**Assigned task**
Return every line of the records that includes the string "Answer".

**Data**
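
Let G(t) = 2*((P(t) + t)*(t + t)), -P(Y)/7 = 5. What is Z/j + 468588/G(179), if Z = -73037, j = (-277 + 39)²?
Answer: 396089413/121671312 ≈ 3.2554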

==

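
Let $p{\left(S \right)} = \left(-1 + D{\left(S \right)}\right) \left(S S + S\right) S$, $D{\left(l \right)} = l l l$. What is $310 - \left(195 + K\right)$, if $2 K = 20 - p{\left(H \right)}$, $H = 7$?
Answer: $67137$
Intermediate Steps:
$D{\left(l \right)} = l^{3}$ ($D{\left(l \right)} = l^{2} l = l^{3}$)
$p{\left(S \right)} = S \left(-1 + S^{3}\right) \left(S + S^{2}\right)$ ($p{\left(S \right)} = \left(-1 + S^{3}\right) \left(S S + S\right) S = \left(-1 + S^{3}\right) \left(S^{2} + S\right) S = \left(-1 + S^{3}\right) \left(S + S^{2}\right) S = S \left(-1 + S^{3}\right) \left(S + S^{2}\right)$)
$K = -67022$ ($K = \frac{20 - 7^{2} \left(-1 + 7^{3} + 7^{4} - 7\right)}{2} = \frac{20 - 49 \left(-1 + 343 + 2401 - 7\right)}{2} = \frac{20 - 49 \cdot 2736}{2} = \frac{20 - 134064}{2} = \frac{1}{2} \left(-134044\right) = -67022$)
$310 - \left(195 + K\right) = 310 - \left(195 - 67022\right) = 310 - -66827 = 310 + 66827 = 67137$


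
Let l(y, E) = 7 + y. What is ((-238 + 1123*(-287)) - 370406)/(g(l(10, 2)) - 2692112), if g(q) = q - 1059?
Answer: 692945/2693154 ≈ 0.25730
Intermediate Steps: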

--

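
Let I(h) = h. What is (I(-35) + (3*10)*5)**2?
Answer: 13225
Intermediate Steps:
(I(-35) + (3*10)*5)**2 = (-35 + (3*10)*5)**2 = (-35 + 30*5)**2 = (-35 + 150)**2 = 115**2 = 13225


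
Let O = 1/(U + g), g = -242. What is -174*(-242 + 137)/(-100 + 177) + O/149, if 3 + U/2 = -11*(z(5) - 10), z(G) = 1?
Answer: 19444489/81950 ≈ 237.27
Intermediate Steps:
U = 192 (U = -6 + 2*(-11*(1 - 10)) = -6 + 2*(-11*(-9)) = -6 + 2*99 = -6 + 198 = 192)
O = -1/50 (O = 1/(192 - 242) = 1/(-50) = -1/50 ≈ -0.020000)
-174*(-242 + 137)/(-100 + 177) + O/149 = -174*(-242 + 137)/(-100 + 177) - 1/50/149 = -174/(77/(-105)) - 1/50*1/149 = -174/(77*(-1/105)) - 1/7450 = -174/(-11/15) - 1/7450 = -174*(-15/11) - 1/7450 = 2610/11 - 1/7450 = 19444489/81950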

**Response area**
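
Answer: 396089413/121671312 ≈ 3.2554
Answer: $67137$
Answer: 692945/2693154 ≈ 0.25730
Answer: 13225
Answer: 19444489/81950 ≈ 237.27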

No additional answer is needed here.